BEGIN DATASET ENTRIES

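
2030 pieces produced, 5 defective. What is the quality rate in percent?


Formula: Quality Rate = Good Pieces / Total Pieces * 100
Good pieces = 2030 - 5 = 2025
QR = 2025 / 2030 * 100 = 99.8%

99.8%


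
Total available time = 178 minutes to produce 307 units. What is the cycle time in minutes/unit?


Formula: CT = Available Time / Number of Units
CT = 178 min / 307 units
CT = 0.58 min/unit

0.58 min/unit


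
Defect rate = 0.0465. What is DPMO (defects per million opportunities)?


DPMO = defect_rate * 1000000 = 0.0465 * 1000000

46500


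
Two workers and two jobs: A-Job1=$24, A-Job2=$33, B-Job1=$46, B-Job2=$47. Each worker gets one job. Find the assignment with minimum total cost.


Option 1: A->1 + B->2 = $24 + $47 = $71
Option 2: A->2 + B->1 = $33 + $46 = $79
Min cost = min($71, $79) = $71

$71


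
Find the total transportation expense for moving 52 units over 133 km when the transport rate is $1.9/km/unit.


TC = dist * cost * units = 133 * 1.9 * 52 = $13140.40

$13140.40


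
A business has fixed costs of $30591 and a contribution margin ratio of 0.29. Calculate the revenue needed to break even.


Formula: BER = Fixed Costs / Contribution Margin Ratio
BER = $30591 / 0.29
BER = $105486.21 (to the nearest cent)

$105486.21


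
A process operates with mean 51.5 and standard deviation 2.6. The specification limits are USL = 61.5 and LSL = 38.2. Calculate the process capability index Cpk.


Cpu = (61.5 - 51.5) / (3 * 2.6) = 1.28
Cpl = (51.5 - 38.2) / (3 * 2.6) = 1.71
Cpk = min(1.28, 1.71) = 1.28

1.28


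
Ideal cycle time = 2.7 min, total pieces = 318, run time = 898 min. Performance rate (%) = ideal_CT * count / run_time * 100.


Formula: Performance = (Ideal CT * Total Count) / Run Time * 100
Ideal output time = 2.7 * 318 = 858.6 min
Performance = 858.6 / 898 * 100 = 95.6%

95.6%


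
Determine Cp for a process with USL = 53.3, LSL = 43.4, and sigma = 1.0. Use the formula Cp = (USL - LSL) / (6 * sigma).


Cp = (53.3 - 43.4) / (6 * 1.0)

1.65


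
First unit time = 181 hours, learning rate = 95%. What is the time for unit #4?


Formula: T_n = T_1 * (learning_rate)^(log2(n)) where learning_rate = rate/100
Doublings = log2(4) = 2
T_n = 181 * 0.95^2
T_n = 181 * 0.9025 = 163.4 hours

163.4 hours


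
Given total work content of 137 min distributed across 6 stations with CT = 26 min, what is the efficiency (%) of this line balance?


Formula: Efficiency = Sum of Task Times / (N_stations * CT) * 100
Total station capacity = 6 stations * 26 min = 156 min
Efficiency = 137 / 156 * 100 = 87.8%

87.8%


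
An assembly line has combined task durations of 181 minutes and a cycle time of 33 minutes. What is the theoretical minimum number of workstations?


Formula: N_min = ceil(Sum of Task Times / Cycle Time)
N_min = ceil(181 min / 33 min) = ceil(5.4848)
N_min = 6 stations

6


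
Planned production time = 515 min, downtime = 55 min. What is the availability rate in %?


Formula: Availability = (Planned Time - Downtime) / Planned Time * 100
Uptime = 515 - 55 = 460 min
Availability = 460 / 515 * 100 = 89.3%

89.3%


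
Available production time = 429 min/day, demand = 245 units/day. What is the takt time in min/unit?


Formula: Takt Time = Available Production Time / Customer Demand
Takt = 429 min/day / 245 units/day
Takt = 1.75 min/unit

1.75 min/unit


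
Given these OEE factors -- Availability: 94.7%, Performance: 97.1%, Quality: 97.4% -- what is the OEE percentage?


Formula: OEE = Availability * Performance * Quality / 10000
A * P = 94.7% * 97.1% / 100 = 91.95%
OEE = 91.95% * 97.4% / 100 = 89.6%

89.6%


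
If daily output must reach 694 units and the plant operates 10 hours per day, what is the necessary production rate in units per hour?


Formula: Production Rate = Daily Demand / Available Hours
Rate = 694 units/day / 10 hours/day
Rate = 69.4 units/hour

69.4 units/hour


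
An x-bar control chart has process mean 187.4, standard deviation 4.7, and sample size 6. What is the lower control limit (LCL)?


LCL = 187.4 - 3 * 4.7 / sqrt(6)

181.64


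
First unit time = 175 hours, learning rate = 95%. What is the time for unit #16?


Formula: T_n = T_1 * (learning_rate)^(log2(n)) where learning_rate = rate/100
Doublings = log2(16) = 4
T_n = 175 * 0.95^4
T_n = 175 * 0.8145 = 142.5 hours

142.5 hours


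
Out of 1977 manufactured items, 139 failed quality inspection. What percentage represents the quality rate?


Formula: Quality Rate = Good Pieces / Total Pieces * 100
Good pieces = 1977 - 139 = 1838
QR = 1838 / 1977 * 100 = 93.0%

93.0%


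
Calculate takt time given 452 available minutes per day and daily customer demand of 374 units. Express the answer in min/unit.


Formula: Takt Time = Available Production Time / Customer Demand
Takt = 452 min/day / 374 units/day
Takt = 1.21 min/unit

1.21 min/unit


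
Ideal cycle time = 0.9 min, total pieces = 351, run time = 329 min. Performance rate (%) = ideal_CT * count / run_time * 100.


Formula: Performance = (Ideal CT * Total Count) / Run Time * 100
Ideal output time = 0.9 * 351 = 315.9 min
Performance = 315.9 / 329 * 100 = 96.0%

96.0%


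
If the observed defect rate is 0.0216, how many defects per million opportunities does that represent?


DPMO = defect_rate * 1000000 = 0.0216 * 1000000

21600


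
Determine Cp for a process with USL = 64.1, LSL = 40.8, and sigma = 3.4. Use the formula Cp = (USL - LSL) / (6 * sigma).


Cp = (64.1 - 40.8) / (6 * 3.4)

1.14


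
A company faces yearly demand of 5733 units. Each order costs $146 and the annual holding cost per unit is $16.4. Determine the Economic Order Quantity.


Formula: EOQ = sqrt(2 * D * S / H)
Numerator: 2 * 5733 * 146 = 1674036
2DS/H = 1674036 / 16.4 = 102075.4
EOQ = sqrt(102075.4) = 319.5 units

319.5 units


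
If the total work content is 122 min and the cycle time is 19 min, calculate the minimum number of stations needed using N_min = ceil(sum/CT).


Formula: N_min = ceil(Sum of Task Times / Cycle Time)
N_min = ceil(122 min / 19 min) = ceil(6.4211)
N_min = 7 stations

7


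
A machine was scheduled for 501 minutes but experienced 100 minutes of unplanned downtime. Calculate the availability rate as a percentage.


Formula: Availability = (Planned Time - Downtime) / Planned Time * 100
Uptime = 501 - 100 = 401 min
Availability = 401 / 501 * 100 = 80.0%

80.0%


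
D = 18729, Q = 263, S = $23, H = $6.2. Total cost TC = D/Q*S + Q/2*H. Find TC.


TC = 18729/263 * 23 + 263/2 * 6.2

$2453.20


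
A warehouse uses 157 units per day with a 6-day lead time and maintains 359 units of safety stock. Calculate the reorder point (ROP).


Formula: ROP = (Daily Demand * Lead Time) + Safety Stock
Demand during lead time = 157 * 6 = 942 units
ROP = 942 + 359 = 1301 units

1301 units


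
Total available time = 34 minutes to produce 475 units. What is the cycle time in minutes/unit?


Formula: CT = Available Time / Number of Units
CT = 34 min / 475 units
CT = 0.07 min/unit

0.07 min/unit


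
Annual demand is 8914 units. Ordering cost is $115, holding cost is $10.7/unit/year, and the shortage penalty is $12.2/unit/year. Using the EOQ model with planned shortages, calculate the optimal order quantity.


Formula: EOQ* = sqrt(2DS/H) * sqrt((H+P)/P)
Base EOQ = sqrt(2*8914*115/10.7) = 437.73 units
Correction = sqrt((10.7+12.2)/12.2) = 1.37005
EOQ* = 437.73 * 1.37005 = 599.7 units

599.7 units


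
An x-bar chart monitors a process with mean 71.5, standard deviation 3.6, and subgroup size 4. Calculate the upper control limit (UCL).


UCL = 71.5 + 3 * 3.6 / sqrt(4)

76.9


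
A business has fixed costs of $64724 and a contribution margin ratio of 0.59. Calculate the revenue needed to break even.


Formula: BER = Fixed Costs / Contribution Margin Ratio
BER = $64724 / 0.59
BER = $109701.69 (to the nearest cent)

$109701.69


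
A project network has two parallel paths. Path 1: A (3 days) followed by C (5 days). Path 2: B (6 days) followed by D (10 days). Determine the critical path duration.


Path 1 = 3 + 5 = 8 days
Path 2 = 6 + 10 = 16 days
Duration = max(8, 16) = 16 days

16 days


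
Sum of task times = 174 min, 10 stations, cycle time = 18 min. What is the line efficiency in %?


Formula: Efficiency = Sum of Task Times / (N_stations * CT) * 100
Total station capacity = 10 stations * 18 min = 180 min
Efficiency = 174 / 180 * 100 = 96.7%

96.7%


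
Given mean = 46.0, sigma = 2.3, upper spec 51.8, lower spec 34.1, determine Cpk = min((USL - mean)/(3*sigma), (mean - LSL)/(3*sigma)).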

END DATASET ENTRIES

Reproduce only those lines of the entries above that run from the line with "A business has fixed costs of $64724" to the final line.

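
A business has fixed costs of $64724 and a contribution margin ratio of 0.59. Calculate the revenue needed to break even.


Formula: BER = Fixed Costs / Contribution Margin Ratio
BER = $64724 / 0.59
BER = $109701.69 (to the nearest cent)

$109701.69


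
A project network has two parallel paths. Path 1: A (3 days) followed by C (5 days). Path 2: B (6 days) followed by D (10 days). Determine the critical path duration.


Path 1 = 3 + 5 = 8 days
Path 2 = 6 + 10 = 16 days
Duration = max(8, 16) = 16 days

16 days


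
Sum of task times = 174 min, 10 stations, cycle time = 18 min. What is the line efficiency in %?


Formula: Efficiency = Sum of Task Times / (N_stations * CT) * 100
Total station capacity = 10 stations * 18 min = 180 min
Efficiency = 174 / 180 * 100 = 96.7%

96.7%


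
Given mean = 46.0, sigma = 2.3, upper spec 51.8, lower spec 34.1, determine Cpk = min((USL - mean)/(3*sigma), (mean - LSL)/(3*sigma)).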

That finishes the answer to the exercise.